WHAT IS EXPECTED: The response must contain all of the entries, each one repeated exactly.

RECORDS TO USE:
- - -

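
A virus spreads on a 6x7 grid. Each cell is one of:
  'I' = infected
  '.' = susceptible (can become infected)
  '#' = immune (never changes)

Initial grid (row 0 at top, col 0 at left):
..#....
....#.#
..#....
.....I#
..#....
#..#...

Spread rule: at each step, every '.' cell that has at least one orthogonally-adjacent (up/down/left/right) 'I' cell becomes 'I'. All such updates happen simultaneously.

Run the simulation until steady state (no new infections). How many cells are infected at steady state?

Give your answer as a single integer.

Answer: 34

Derivation:
Step 0 (initial): 1 infected
Step 1: +3 new -> 4 infected
Step 2: +7 new -> 11 infected
Step 3: +6 new -> 17 infected
Step 4: +4 new -> 21 infected
Step 5: +5 new -> 26 infected
Step 6: +4 new -> 30 infected
Step 7: +3 new -> 33 infected
Step 8: +1 new -> 34 infected
Step 9: +0 new -> 34 infected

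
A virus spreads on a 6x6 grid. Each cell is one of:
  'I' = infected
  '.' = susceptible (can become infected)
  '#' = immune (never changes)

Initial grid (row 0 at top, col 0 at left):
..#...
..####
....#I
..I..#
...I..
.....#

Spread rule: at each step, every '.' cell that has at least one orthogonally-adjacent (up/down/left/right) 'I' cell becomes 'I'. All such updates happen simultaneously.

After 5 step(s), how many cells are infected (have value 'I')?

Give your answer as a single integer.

Answer: 25

Derivation:
Step 0 (initial): 3 infected
Step 1: +6 new -> 9 infected
Step 2: +8 new -> 17 infected
Step 3: +4 new -> 21 infected
Step 4: +3 new -> 24 infected
Step 5: +1 new -> 25 infected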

- - -

SOLUTION TO THE PROBLEM:
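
A virus spreads on a 6x7 grid. Each cell is one of:
  'I' = infected
  '.' = susceptible (can become infected)
  '#' = immune (never changes)

Initial grid (row 0 at top, col 0 at left):
..#....
....#.#
..#....
.....I#
..#....
#..#...

Spread rule: at each step, every '.' cell that has at least one orthogonally-adjacent (up/down/left/right) 'I' cell becomes 'I'. All such updates happen simultaneously.

Run the simulation until steady state (no new infections). How many cells are infected at steady state?

Give your answer as a single integer.

Answer: 34

Derivation:
Step 0 (initial): 1 infected
Step 1: +3 new -> 4 infected
Step 2: +7 new -> 11 infected
Step 3: +6 new -> 17 infected
Step 4: +4 new -> 21 infected
Step 5: +5 new -> 26 infected
Step 6: +4 new -> 30 infected
Step 7: +3 new -> 33 infected
Step 8: +1 new -> 34 infected
Step 9: +0 new -> 34 infected

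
A virus spreads on a 6x6 grid. Each cell is one of:
  'I' = infected
  '.' = susceptible (can become infected)
  '#' = immune (never changes)

Initial grid (row 0 at top, col 0 at left):
..#...
..####
....#I
..I..#
...I..
.....#

Spread rule: at each step, every '.' cell that has at least one orthogonally-adjacent (up/down/left/right) 'I' cell becomes 'I'. All such updates happen simultaneously.

After 5 step(s), how many cells are infected (have value 'I')?

Give your answer as a single integer.

Answer: 25

Derivation:
Step 0 (initial): 3 infected
Step 1: +6 new -> 9 infected
Step 2: +8 new -> 17 infected
Step 3: +4 new -> 21 infected
Step 4: +3 new -> 24 infected
Step 5: +1 new -> 25 infected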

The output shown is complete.